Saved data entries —
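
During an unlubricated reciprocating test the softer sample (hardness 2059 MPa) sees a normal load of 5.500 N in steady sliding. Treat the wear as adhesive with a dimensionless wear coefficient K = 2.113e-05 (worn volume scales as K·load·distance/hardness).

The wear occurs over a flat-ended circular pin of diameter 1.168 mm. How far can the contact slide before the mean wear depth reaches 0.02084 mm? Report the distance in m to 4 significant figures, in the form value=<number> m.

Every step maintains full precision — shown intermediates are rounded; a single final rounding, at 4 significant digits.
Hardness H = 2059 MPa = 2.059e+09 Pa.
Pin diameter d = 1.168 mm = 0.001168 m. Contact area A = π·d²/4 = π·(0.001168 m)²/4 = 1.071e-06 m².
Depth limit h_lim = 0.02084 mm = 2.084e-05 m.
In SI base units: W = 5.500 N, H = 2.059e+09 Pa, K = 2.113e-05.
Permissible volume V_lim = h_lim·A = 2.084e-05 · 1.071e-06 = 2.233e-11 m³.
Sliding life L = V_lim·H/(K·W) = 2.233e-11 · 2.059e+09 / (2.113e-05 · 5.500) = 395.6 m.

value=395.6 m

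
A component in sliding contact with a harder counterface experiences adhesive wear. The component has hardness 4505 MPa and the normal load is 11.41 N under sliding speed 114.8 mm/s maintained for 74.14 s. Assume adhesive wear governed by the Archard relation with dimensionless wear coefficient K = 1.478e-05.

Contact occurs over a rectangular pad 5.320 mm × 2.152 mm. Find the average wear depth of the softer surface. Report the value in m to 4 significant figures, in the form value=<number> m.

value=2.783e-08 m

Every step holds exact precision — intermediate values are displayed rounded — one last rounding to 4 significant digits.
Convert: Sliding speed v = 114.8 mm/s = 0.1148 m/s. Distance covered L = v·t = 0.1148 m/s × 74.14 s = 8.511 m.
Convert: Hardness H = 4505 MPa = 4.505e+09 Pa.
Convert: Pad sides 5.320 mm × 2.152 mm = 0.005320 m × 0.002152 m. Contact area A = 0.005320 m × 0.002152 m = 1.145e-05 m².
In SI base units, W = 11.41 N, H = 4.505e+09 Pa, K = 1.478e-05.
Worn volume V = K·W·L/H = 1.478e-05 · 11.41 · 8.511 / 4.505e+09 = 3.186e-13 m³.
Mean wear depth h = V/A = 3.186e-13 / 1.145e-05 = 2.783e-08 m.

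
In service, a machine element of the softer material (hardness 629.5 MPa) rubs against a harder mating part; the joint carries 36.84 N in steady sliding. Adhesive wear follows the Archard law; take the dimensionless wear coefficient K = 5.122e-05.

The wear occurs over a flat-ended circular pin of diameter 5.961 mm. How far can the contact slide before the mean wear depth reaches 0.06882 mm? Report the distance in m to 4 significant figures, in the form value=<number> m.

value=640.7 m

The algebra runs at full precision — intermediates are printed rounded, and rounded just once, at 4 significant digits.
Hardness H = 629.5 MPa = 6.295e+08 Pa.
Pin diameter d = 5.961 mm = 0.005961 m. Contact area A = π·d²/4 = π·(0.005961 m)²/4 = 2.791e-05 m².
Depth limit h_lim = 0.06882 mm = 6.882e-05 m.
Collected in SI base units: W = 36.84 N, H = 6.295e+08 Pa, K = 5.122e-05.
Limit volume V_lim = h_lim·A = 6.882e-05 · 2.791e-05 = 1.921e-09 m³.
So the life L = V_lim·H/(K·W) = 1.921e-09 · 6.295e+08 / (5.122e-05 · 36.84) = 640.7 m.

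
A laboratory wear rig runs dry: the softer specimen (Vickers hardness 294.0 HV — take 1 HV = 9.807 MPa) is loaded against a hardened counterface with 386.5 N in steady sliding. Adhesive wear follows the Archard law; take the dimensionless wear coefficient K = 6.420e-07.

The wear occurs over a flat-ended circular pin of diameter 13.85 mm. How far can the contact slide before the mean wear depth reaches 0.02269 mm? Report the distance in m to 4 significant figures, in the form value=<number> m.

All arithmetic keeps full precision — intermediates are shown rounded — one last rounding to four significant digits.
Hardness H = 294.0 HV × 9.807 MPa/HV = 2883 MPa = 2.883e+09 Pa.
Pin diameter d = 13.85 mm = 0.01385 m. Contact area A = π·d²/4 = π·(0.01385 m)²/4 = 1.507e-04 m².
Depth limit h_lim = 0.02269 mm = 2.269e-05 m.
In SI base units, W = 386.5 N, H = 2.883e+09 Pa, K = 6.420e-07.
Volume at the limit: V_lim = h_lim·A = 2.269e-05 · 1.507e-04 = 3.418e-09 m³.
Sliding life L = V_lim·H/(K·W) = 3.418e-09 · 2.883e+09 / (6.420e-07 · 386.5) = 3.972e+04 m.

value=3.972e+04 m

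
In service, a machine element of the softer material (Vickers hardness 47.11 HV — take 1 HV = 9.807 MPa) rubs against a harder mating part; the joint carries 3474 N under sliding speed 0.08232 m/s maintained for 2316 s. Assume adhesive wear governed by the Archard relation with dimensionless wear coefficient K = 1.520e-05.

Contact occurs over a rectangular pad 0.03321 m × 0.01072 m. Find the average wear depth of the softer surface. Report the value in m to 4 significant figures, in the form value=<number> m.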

WORK INSTRUCTION —
Go through the records above. Copy each line in which the string "element" appears.

SOLUTION —
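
In service, a machine element of the softer material (hardness 629.5 MPa) rubs against a harder mating part; the joint carries 36.84 N in steady sliding. Adhesive wear follows the Archard law; take the dimensionless wear coefficient K = 5.122e-05.
In service, a machine element of the softer material (Vickers hardness 47.11 HV — take 1 HV = 9.807 MPa) rubs against a harder mating part; the joint carries 3474 N under sliding speed 0.08232 m/s maintained for 2316 s. Assume adhesive wear governed by the Archard relation with dimensionless wear coefficient K = 1.520e-05.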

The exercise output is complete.